*** Opening of DATASET ***

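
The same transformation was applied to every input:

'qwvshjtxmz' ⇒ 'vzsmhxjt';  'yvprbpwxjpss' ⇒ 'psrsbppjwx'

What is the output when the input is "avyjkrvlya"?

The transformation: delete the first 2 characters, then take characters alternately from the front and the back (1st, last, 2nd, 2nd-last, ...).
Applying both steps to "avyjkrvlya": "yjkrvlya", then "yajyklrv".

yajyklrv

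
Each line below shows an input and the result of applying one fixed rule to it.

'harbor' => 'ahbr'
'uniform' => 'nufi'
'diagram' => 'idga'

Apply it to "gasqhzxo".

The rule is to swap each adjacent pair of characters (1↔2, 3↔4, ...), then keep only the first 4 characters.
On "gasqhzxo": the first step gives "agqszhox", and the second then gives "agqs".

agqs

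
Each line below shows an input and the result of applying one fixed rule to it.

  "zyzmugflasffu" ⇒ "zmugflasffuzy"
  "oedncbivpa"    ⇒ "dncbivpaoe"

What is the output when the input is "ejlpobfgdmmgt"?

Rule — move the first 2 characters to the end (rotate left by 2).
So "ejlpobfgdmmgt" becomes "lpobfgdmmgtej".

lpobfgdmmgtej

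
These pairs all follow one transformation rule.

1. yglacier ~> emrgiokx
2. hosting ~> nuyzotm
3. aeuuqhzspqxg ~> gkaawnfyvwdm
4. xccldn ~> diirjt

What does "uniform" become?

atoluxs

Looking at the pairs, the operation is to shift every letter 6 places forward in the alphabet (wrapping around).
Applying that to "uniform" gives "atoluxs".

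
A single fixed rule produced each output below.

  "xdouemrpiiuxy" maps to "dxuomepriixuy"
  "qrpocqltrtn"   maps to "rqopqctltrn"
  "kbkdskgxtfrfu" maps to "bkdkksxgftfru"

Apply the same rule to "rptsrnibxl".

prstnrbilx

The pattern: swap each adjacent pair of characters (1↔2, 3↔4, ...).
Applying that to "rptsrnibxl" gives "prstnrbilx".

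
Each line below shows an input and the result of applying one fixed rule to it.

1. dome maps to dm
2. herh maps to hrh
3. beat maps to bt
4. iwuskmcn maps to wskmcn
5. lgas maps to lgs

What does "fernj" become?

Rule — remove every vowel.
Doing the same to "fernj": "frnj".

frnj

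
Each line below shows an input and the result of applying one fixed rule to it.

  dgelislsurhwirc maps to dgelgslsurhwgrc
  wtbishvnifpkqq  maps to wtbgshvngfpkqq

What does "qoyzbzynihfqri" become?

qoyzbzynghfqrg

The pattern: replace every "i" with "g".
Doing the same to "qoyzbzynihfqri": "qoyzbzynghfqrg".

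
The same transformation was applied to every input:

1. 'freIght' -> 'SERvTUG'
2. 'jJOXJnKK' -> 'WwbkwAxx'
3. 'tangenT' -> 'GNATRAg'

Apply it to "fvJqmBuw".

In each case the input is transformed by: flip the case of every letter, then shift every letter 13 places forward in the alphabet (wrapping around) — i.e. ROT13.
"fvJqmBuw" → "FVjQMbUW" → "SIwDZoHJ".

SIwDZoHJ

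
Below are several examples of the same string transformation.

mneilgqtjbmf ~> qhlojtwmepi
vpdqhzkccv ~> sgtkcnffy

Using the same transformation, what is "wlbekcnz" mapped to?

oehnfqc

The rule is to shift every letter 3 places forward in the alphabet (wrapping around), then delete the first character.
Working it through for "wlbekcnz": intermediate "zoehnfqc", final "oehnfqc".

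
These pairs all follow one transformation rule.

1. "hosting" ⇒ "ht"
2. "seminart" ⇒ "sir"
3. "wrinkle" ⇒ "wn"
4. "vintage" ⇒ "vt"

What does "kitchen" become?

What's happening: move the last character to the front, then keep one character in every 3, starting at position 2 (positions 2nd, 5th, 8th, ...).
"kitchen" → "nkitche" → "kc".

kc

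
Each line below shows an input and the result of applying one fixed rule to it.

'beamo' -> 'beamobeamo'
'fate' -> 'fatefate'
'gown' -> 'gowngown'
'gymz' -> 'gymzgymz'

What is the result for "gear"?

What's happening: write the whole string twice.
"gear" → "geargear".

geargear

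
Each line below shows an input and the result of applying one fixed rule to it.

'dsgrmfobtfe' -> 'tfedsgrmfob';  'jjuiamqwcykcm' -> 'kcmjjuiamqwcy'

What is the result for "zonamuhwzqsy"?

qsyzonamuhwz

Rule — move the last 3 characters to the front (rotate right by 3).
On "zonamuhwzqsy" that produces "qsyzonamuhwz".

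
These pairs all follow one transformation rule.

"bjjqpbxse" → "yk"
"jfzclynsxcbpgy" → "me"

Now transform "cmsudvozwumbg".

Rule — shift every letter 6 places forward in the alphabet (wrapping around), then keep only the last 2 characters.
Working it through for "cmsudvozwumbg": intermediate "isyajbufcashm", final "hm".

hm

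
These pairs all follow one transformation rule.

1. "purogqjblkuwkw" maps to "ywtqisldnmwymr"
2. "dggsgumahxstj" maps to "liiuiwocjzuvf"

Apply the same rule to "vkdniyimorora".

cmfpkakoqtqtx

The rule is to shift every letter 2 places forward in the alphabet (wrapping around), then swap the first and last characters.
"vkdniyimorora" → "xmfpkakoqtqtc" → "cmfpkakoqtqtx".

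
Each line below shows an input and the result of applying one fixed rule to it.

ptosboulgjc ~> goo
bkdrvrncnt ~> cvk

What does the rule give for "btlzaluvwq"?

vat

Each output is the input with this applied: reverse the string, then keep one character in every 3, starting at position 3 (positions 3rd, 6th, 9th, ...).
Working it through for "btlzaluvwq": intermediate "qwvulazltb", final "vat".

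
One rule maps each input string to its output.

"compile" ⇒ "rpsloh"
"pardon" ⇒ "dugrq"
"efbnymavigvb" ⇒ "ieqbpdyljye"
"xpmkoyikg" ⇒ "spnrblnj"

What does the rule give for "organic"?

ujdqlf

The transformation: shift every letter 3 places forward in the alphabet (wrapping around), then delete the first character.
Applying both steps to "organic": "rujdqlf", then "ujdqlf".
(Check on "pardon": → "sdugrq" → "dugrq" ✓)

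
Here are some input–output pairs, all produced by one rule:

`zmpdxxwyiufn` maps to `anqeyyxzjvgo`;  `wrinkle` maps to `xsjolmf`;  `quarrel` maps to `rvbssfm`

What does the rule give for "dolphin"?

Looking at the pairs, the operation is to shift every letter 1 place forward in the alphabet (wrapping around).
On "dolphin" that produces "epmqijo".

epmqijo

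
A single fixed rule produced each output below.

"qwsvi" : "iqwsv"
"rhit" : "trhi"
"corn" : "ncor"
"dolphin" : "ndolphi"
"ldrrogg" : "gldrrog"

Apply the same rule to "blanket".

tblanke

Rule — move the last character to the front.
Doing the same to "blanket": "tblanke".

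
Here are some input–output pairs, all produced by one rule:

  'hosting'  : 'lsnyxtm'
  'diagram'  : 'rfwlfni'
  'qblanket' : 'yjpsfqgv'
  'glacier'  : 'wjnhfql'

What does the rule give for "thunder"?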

*** Close of DATASET ***

Look through the records and copy every line that has the word "wrinkle".

## THE COMPLETED TASK
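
3. "wrinkle" ⇒ "wn"
`zmpdxxwyiufn` maps to `anqeyyxzjvgo`;  `wrinkle` maps to `xsjolmf`;  `quarrel` maps to `rvbssfm`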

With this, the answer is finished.